• Exercise goal
Please repeat the lines below exactly. Begin with the line containing "In the geologic time scale, the Paleoproterozoic" and go on through the line containing "Give the age".

• Data records

BEGIN

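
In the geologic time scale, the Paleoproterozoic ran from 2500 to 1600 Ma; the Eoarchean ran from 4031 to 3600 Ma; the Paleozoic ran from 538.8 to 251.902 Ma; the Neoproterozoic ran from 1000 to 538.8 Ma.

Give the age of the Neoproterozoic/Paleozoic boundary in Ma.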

END
BEGIN

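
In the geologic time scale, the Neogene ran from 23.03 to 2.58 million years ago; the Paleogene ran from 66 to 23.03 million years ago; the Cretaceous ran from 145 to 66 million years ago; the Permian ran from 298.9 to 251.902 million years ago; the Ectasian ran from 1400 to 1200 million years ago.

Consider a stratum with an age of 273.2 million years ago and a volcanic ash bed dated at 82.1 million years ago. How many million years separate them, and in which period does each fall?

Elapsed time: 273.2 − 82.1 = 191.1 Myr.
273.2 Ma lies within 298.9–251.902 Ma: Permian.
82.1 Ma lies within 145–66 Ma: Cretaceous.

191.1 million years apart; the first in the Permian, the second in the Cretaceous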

END
BEGIN

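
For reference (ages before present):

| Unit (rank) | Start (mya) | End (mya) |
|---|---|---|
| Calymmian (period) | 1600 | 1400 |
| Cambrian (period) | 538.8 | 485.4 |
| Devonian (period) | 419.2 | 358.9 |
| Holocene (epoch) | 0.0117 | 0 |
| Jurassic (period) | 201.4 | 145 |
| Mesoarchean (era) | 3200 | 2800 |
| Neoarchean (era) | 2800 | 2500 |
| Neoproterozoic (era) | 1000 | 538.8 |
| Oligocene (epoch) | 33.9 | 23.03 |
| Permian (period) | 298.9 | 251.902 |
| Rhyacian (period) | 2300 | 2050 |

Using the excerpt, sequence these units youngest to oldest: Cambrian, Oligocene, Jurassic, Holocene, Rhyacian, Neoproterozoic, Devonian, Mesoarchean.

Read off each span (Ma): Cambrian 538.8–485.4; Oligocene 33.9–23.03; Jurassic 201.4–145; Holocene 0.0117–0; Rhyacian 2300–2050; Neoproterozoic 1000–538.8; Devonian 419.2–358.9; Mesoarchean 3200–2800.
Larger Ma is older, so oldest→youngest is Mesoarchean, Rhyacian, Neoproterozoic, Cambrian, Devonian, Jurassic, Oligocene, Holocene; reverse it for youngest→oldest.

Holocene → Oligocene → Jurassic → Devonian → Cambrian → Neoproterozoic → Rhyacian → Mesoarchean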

END

• Response area
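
In the geologic time scale, the Paleoproterozoic ran from 2500 to 1600 Ma; the Eoarchean ran from 4031 to 3600 Ma; the Paleozoic ran from 538.8 to 251.902 Ma; the Neoproterozoic ran from 1000 to 538.8 Ma.

Give the age of the Neoproterozoic/Paleozoic boundary in Ma.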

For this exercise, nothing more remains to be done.